Examine each line of the listing below. Copy those in which the string "same" appears.
────────────────────────────────────────
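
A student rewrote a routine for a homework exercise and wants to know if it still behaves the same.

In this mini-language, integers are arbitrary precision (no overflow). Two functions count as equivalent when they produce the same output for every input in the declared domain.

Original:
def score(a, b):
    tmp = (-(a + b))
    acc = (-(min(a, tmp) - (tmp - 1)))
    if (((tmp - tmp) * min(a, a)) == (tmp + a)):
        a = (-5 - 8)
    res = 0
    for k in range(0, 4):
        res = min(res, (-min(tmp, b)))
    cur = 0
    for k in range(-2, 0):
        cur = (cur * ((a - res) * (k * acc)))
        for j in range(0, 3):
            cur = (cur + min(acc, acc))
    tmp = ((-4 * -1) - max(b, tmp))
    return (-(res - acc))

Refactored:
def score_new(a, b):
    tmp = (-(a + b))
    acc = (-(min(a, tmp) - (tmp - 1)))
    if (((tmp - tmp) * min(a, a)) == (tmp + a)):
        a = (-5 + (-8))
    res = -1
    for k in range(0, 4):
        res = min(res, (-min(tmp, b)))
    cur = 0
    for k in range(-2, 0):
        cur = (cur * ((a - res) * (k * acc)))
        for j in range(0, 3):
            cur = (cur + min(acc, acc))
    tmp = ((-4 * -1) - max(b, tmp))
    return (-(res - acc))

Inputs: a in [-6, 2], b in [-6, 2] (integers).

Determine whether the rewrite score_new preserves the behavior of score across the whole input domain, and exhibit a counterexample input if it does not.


Input a=-6, b=-6: 17 from score versus 18 from score_new.
verdict: not equivalent; witness: a=-6, b=-6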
────────────────────────────────────────
- Response for this exercise -
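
A student rewrote a routine for a homework exercise and wants to know if it still behaves the same.
In this mini-language, integers are arbitrary precision (no overflow). Two functions count as equivalent when they produce the same output for every input in the declared domain.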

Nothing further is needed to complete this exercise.